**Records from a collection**

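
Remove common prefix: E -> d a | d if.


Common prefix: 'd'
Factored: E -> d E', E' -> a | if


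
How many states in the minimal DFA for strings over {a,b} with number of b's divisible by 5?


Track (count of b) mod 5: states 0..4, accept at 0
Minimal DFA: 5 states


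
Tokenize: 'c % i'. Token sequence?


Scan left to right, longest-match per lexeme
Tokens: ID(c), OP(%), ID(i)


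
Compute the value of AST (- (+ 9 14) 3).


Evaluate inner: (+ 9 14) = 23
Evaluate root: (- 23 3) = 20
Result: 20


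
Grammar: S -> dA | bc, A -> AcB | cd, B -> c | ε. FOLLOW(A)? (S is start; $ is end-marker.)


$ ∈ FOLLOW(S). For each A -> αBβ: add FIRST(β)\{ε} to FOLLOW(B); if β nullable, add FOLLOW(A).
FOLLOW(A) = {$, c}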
==
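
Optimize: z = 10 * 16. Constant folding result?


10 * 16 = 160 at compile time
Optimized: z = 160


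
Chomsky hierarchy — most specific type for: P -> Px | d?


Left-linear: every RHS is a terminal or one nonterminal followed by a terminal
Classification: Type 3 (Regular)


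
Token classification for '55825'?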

**Assigned task**
The reply should consist solely of the lines above from the one that has "Chomsky hierarchy —" through the one that has "Token classification for '55825'?", reproduced exactly.

**Result below**
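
Chomsky hierarchy — most specific type for: P -> Px | d?


Left-linear: every RHS is a terminal or one nonterminal followed by a terminal
Classification: Type 3 (Regular)


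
Token classification for '55825'?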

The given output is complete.